Items from a data source:
------------------------------------------------------------------------
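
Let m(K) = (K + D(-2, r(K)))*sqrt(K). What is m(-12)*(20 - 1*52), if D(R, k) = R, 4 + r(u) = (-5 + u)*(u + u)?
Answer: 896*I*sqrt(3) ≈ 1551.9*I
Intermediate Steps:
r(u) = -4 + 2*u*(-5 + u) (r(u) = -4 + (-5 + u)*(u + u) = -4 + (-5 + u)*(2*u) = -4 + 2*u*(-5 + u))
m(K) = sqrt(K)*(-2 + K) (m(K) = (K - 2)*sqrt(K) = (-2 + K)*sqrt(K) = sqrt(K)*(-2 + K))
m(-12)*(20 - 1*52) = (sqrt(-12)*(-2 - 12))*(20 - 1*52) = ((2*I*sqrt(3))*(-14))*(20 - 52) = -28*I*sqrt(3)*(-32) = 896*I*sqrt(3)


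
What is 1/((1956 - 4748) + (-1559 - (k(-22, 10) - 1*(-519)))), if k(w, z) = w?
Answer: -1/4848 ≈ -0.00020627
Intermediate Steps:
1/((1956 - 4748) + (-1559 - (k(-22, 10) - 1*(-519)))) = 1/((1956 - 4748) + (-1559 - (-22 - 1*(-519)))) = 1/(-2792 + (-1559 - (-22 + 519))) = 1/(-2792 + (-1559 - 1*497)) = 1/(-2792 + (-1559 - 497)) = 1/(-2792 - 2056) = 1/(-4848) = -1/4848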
------------------------------------------------------------------------
• [The task]
From the first line to the last, give the data again exactly.

• [Answer space]
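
Let m(K) = (K + D(-2, r(K)))*sqrt(K). What is m(-12)*(20 - 1*52), if D(R, k) = R, 4 + r(u) = (-5 + u)*(u + u)?
Answer: 896*I*sqrt(3) ≈ 1551.9*I
Intermediate Steps:
r(u) = -4 + 2*u*(-5 + u) (r(u) = -4 + (-5 + u)*(u + u) = -4 + (-5 + u)*(2*u) = -4 + 2*u*(-5 + u))
m(K) = sqrt(K)*(-2 + K) (m(K) = (K - 2)*sqrt(K) = (-2 + K)*sqrt(K) = sqrt(K)*(-2 + K))
m(-12)*(20 - 1*52) = (sqrt(-12)*(-2 - 12))*(20 - 1*52) = ((2*I*sqrt(3))*(-14))*(20 - 52) = -28*I*sqrt(3)*(-32) = 896*I*sqrt(3)


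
What is 1/((1956 - 4748) + (-1559 - (k(-22, 10) - 1*(-519)))), if k(w, z) = w?
Answer: -1/4848 ≈ -0.00020627
Intermediate Steps:
1/((1956 - 4748) + (-1559 - (k(-22, 10) - 1*(-519)))) = 1/((1956 - 4748) + (-1559 - (-22 - 1*(-519)))) = 1/(-2792 + (-1559 - (-22 + 519))) = 1/(-2792 + (-1559 - 1*497)) = 1/(-2792 + (-1559 - 497)) = 1/(-2792 - 2056) = 1/(-4848) = -1/4848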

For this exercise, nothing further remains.